**TASK ITEM:** The line with "Points R, S, T, U, and", the line with "Among the length-triples", and all lines between them in the material below: return these exactly, and no others.

**EXCERPTED RECORDS:**
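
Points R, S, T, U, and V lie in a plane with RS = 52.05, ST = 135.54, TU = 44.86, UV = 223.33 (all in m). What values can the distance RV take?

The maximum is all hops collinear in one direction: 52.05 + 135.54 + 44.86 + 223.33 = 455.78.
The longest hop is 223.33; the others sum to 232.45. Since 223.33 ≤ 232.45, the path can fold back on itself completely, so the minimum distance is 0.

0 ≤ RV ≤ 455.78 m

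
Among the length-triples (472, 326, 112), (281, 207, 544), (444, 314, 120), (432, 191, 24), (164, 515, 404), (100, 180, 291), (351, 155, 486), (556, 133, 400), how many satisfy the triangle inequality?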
...
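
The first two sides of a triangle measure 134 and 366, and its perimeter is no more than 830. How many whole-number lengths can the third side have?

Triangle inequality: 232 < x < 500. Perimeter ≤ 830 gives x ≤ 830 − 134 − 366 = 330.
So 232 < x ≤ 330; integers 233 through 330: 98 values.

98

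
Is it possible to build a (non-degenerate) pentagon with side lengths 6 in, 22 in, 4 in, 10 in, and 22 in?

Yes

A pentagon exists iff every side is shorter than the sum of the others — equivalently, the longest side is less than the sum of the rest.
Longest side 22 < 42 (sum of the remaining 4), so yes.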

**RESULT OF THIS TASK:**
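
Points R, S, T, U, and V lie in a plane with RS = 52.05, ST = 135.54, TU = 44.86, UV = 223.33 (all in m). What values can the distance RV take?

The maximum is all hops collinear in one direction: 52.05 + 135.54 + 44.86 + 223.33 = 455.78.
The longest hop is 223.33; the others sum to 232.45. Since 223.33 ≤ 232.45, the path can fold back on itself completely, so the minimum distance is 0.

0 ≤ RV ≤ 455.78 m

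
Among the length-triples (472, 326, 112), (281, 207, 544), (444, 314, 120), (432, 191, 24), (164, 515, 404), (100, 180, 291), (351, 155, 486), (556, 133, 400), how many satisfy the triangle inequality?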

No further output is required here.